* **EXERCISE**
Would you print the full listing word for word?

* **PROVIDED DATA**
>>>>>

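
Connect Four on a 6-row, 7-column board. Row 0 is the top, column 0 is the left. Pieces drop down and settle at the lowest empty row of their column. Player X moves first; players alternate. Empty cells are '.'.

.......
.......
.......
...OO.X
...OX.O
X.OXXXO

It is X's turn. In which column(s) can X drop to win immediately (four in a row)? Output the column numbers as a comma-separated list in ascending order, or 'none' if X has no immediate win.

col 0: drop X → no win
col 1: drop X → no win
col 2: drop X → no win
col 3: drop X → no win
col 4: drop X → no win
col 5: drop X → no win
col 6: drop X → no win

Answer: none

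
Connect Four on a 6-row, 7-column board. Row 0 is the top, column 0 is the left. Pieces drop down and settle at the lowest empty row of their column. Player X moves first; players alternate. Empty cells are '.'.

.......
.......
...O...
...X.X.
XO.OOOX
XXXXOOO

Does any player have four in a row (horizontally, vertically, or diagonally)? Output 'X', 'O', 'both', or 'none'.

X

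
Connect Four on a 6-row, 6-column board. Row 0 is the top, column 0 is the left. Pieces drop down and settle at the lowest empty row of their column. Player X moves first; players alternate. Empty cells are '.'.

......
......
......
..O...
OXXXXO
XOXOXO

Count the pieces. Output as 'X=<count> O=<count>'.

X=7 O=6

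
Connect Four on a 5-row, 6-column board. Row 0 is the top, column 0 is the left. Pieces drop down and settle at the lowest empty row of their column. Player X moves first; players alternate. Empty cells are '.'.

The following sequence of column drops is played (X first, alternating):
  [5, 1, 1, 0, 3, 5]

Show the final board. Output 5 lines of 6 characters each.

Answer: ......
......
......
.X...O
OO.X.X

Derivation:
Move 1: X drops in col 5, lands at row 4
Move 2: O drops in col 1, lands at row 4
Move 3: X drops in col 1, lands at row 3
Move 4: O drops in col 0, lands at row 4
Move 5: X drops in col 3, lands at row 4
Move 6: O drops in col 5, lands at row 3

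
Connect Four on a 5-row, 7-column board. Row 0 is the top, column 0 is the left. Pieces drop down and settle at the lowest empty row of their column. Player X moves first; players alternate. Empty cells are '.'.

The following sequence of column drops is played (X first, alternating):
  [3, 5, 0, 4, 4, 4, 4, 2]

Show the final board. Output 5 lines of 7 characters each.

Answer: .......
....X..
....O..
....X..
X.OXOO.

Derivation:
Move 1: X drops in col 3, lands at row 4
Move 2: O drops in col 5, lands at row 4
Move 3: X drops in col 0, lands at row 4
Move 4: O drops in col 4, lands at row 4
Move 5: X drops in col 4, lands at row 3
Move 6: O drops in col 4, lands at row 2
Move 7: X drops in col 4, lands at row 1
Move 8: O drops in col 2, lands at row 4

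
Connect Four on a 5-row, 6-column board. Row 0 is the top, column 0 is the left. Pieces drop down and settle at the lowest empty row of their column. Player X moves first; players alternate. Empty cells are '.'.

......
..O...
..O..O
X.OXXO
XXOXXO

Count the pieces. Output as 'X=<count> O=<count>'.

X=7 O=7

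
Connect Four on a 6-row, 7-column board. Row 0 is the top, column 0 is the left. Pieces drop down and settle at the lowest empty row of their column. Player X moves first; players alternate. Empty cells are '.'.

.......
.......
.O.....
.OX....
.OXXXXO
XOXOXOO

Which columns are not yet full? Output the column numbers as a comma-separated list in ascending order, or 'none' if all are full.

col 0: top cell = '.' → open
col 1: top cell = '.' → open
col 2: top cell = '.' → open
col 3: top cell = '.' → open
col 4: top cell = '.' → open
col 5: top cell = '.' → open
col 6: top cell = '.' → open

Answer: 0,1,2,3,4,5,6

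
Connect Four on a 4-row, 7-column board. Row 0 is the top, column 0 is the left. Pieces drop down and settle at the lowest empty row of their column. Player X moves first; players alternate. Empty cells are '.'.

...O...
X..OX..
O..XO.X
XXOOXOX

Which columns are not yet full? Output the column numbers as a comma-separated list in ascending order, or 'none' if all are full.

Answer: 0,1,2,4,5,6

Derivation:
col 0: top cell = '.' → open
col 1: top cell = '.' → open
col 2: top cell = '.' → open
col 3: top cell = 'O' → FULL
col 4: top cell = '.' → open
col 5: top cell = '.' → open
col 6: top cell = '.' → open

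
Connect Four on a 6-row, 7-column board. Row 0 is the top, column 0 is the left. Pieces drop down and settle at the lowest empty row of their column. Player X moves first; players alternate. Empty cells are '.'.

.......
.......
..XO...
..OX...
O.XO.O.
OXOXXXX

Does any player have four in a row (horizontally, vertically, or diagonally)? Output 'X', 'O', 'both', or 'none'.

X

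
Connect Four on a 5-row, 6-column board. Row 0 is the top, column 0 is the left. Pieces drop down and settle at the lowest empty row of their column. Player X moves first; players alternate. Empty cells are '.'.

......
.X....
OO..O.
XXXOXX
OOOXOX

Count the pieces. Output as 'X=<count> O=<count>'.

X=8 O=8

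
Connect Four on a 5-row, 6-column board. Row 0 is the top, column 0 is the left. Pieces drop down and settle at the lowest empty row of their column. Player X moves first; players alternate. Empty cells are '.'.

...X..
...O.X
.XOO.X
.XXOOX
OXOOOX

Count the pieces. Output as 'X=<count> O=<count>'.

X=9 O=9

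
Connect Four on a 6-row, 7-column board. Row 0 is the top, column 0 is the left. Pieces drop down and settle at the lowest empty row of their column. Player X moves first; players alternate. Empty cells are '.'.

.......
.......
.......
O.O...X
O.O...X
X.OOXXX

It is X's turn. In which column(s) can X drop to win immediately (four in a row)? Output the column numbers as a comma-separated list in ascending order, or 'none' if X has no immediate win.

col 0: drop X → no win
col 1: drop X → no win
col 2: drop X → no win
col 3: drop X → no win
col 4: drop X → no win
col 5: drop X → no win
col 6: drop X → WIN!

Answer: 6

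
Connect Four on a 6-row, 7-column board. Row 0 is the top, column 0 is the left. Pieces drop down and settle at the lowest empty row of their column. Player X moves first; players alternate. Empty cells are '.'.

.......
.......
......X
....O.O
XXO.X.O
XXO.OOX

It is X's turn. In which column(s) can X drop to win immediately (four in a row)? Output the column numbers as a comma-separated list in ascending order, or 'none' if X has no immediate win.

Answer: none

Derivation:
col 0: drop X → no win
col 1: drop X → no win
col 2: drop X → no win
col 3: drop X → no win
col 4: drop X → no win
col 5: drop X → no win
col 6: drop X → no win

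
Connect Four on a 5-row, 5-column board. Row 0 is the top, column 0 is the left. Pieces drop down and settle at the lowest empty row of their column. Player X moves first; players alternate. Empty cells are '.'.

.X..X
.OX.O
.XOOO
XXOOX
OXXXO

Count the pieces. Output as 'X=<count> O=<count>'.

X=10 O=9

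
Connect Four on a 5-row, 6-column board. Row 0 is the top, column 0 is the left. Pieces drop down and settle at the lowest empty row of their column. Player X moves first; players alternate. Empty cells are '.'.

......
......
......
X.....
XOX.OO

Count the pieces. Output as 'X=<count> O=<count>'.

X=3 O=3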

<<<<<

* **EXPECTED OUTPUT**
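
Connect Four on a 6-row, 7-column board. Row 0 is the top, column 0 is the left. Pieces drop down and settle at the lowest empty row of their column. Player X moves first; players alternate. Empty cells are '.'.

.......
.......
.......
...OO.X
...OX.O
X.OXXXO

It is X's turn. In which column(s) can X drop to win immediately (four in a row)? Output the column numbers as a comma-separated list in ascending order, or 'none' if X has no immediate win.

col 0: drop X → no win
col 1: drop X → no win
col 2: drop X → no win
col 3: drop X → no win
col 4: drop X → no win
col 5: drop X → no win
col 6: drop X → no win

Answer: none

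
Connect Four on a 6-row, 7-column board. Row 0 is the top, column 0 is the left. Pieces drop down and settle at the lowest empty row of their column. Player X moves first; players alternate. Empty cells are '.'.

.......
.......
...O...
...X.X.
XO.OOOX
XXXXOOO

Does any player have four in a row (horizontally, vertically, or diagonally)? Output 'X', 'O', 'both', or 'none'.

X

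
Connect Four on a 6-row, 6-column board. Row 0 is the top, column 0 is the left. Pieces drop down and settle at the lowest empty row of their column. Player X moves first; players alternate. Empty cells are '.'.

......
......
......
..O...
OXXXXO
XOXOXO

Count the pieces. Output as 'X=<count> O=<count>'.

X=7 O=6

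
Connect Four on a 5-row, 6-column board. Row 0 is the top, column 0 is the left. Pieces drop down and settle at the lowest empty row of their column. Player X moves first; players alternate. Empty cells are '.'.

The following sequence of column drops is played (X first, alternating):
  [5, 1, 1, 0, 3, 5]

Show the final board. Output 5 lines of 6 characters each.

Answer: ......
......
......
.X...O
OO.X.X

Derivation:
Move 1: X drops in col 5, lands at row 4
Move 2: O drops in col 1, lands at row 4
Move 3: X drops in col 1, lands at row 3
Move 4: O drops in col 0, lands at row 4
Move 5: X drops in col 3, lands at row 4
Move 6: O drops in col 5, lands at row 3

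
Connect Four on a 5-row, 7-column board. Row 0 is the top, column 0 is the left. Pieces drop down and settle at the lowest empty row of their column. Player X moves first; players alternate. Empty cells are '.'.

The following sequence of column drops is played (X first, alternating):
  [3, 5, 0, 4, 4, 4, 4, 2]

Show the final board. Output 5 lines of 7 characters each.

Answer: .......
....X..
....O..
....X..
X.OXOO.

Derivation:
Move 1: X drops in col 3, lands at row 4
Move 2: O drops in col 5, lands at row 4
Move 3: X drops in col 0, lands at row 4
Move 4: O drops in col 4, lands at row 4
Move 5: X drops in col 4, lands at row 3
Move 6: O drops in col 4, lands at row 2
Move 7: X drops in col 4, lands at row 1
Move 8: O drops in col 2, lands at row 4

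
Connect Four on a 5-row, 6-column board. Row 0 is the top, column 0 is the left. Pieces drop down and settle at the lowest empty row of their column. Player X moves first; players alternate. Empty cells are '.'.

......
..O...
..O..O
X.OXXO
XXOXXO

Count the pieces. Output as 'X=<count> O=<count>'.

X=7 O=7

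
Connect Four on a 6-row, 7-column board. Row 0 is the top, column 0 is the left. Pieces drop down and settle at the lowest empty row of their column. Player X moves first; players alternate. Empty cells are '.'.

.......
.......
.O.....
.OX....
.OXXXXO
XOXOXOO

Which columns are not yet full? Output the column numbers as a comma-separated list in ascending order, or 'none' if all are full.

col 0: top cell = '.' → open
col 1: top cell = '.' → open
col 2: top cell = '.' → open
col 3: top cell = '.' → open
col 4: top cell = '.' → open
col 5: top cell = '.' → open
col 6: top cell = '.' → open

Answer: 0,1,2,3,4,5,6

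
Connect Four on a 4-row, 7-column board. Row 0 is the top, column 0 is the left. Pieces drop down and settle at the lowest empty row of their column. Player X moves first; players alternate. Empty cells are '.'.

...O...
X..OX..
O..XO.X
XXOOXOX

Which columns are not yet full? Output the column numbers as a comma-separated list in ascending order, or 'none' if all are full.

Answer: 0,1,2,4,5,6

Derivation:
col 0: top cell = '.' → open
col 1: top cell = '.' → open
col 2: top cell = '.' → open
col 3: top cell = 'O' → FULL
col 4: top cell = '.' → open
col 5: top cell = '.' → open
col 6: top cell = '.' → open

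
Connect Four on a 6-row, 7-column board. Row 0 is the top, column 0 is the left. Pieces drop down and settle at the lowest empty row of their column. Player X moves first; players alternate. Empty cells are '.'.

.......
.......
..XO...
..OX...
O.XO.O.
OXOXXXX

Does any player have four in a row (horizontally, vertically, or diagonally)? Output 'X', 'O', 'both', or 'none'.

X

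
Connect Four on a 5-row, 6-column board. Row 0 is the top, column 0 is the left. Pieces drop down and settle at the lowest empty row of their column. Player X moves first; players alternate. Empty cells are '.'.

......
.X....
OO..O.
XXXOXX
OOOXOX

Count the pieces. Output as 'X=<count> O=<count>'.

X=8 O=8

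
Connect Four on a 5-row, 6-column board. Row 0 is the top, column 0 is the left. Pieces drop down and settle at the lowest empty row of their column. Player X moves first; players alternate. Empty cells are '.'.

...X..
...O.X
.XOO.X
.XXOOX
OXOOOX

Count the pieces. Output as 'X=<count> O=<count>'.

X=9 O=9

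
Connect Four on a 6-row, 7-column board. Row 0 is the top, column 0 is the left. Pieces drop down and settle at the lowest empty row of their column. Player X moves first; players alternate. Empty cells are '.'.

.......
.......
.......
O.O...X
O.O...X
X.OOXXX

It is X's turn. In which column(s) can X drop to win immediately (four in a row)? Output the column numbers as a comma-separated list in ascending order, or 'none' if X has no immediate win.

col 0: drop X → no win
col 1: drop X → no win
col 2: drop X → no win
col 3: drop X → no win
col 4: drop X → no win
col 5: drop X → no win
col 6: drop X → WIN!

Answer: 6

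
Connect Four on a 6-row, 7-column board. Row 0 is the top, column 0 is the left. Pieces drop down and settle at the lowest empty row of their column. Player X moves first; players alternate. Empty cells are '.'.

.......
.......
......X
....O.O
XXO.X.O
XXO.OOX

It is X's turn. In which column(s) can X drop to win immediately (four in a row)? Output the column numbers as a comma-separated list in ascending order, or 'none' if X has no immediate win.

Answer: none

Derivation:
col 0: drop X → no win
col 1: drop X → no win
col 2: drop X → no win
col 3: drop X → no win
col 4: drop X → no win
col 5: drop X → no win
col 6: drop X → no win

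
Connect Four on a 5-row, 5-column board. Row 0 is the top, column 0 is the left. Pieces drop down and settle at the lowest empty row of their column. Player X moves first; players alternate. Empty cells are '.'.

.X..X
.OX.O
.XOOO
XXOOX
OXXXO

Count the pieces. Output as 'X=<count> O=<count>'.

X=10 O=9

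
Connect Four on a 5-row, 6-column board. Row 0 is the top, column 0 is the left. Pieces drop down and settle at the lowest empty row of their column. Player X moves first; players alternate. Empty cells are '.'.

......
......
......
X.....
XOX.OO

Count the pieces. Output as 'X=<count> O=<count>'.

X=3 O=3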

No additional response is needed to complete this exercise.